Output, please, exactly those lines of the listing that come before the line with "- prior year-to-date earnings $82,983.00", along with that line itself.

^^^^^^^^

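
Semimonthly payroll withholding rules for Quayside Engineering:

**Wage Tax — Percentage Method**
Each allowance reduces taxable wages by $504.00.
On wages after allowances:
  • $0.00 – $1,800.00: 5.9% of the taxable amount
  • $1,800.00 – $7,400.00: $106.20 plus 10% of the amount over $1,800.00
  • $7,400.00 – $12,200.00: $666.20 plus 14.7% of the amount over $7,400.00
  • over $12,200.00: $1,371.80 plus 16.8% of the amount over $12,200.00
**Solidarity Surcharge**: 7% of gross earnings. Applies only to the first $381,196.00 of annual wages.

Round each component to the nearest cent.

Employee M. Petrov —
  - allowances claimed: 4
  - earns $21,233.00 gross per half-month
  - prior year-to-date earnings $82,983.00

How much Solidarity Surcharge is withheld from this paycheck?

Solidarity Surcharge: 7% × $21,233.00 = $1,486.31

$1,486.31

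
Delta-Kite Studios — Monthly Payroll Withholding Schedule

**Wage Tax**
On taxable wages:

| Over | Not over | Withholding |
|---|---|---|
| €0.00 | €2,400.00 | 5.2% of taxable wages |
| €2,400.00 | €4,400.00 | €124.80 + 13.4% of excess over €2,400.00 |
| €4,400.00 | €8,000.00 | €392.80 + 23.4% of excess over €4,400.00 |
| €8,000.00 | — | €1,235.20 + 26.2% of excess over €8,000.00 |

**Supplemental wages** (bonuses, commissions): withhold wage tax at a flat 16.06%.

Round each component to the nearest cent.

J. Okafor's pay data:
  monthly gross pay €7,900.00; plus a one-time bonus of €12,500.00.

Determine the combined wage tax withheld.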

^^^^^^^^

> Result of the task:
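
Semimonthly payroll withholding rules for Quayside Engineering:

**Wage Tax — Percentage Method**
Each allowance reduces taxable wages by $504.00.
On wages after allowances:
  • $0.00 – $1,800.00: 5.9% of the taxable amount
  • $1,800.00 – $7,400.00: $106.20 plus 10% of the amount over $1,800.00
  • $7,400.00 – $12,200.00: $666.20 plus 14.7% of the amount over $7,400.00
  • over $12,200.00: $1,371.80 plus 16.8% of the amount over $12,200.00
**Solidarity Surcharge**: 7% of gross earnings. Applies only to the first $381,196.00 of annual wages.

Round each component to the nearest cent.

Employee M. Petrov —
  - allowances claimed: 4
  - earns $21,233.00 gross per half-month
  - prior year-to-date earnings $82,983.00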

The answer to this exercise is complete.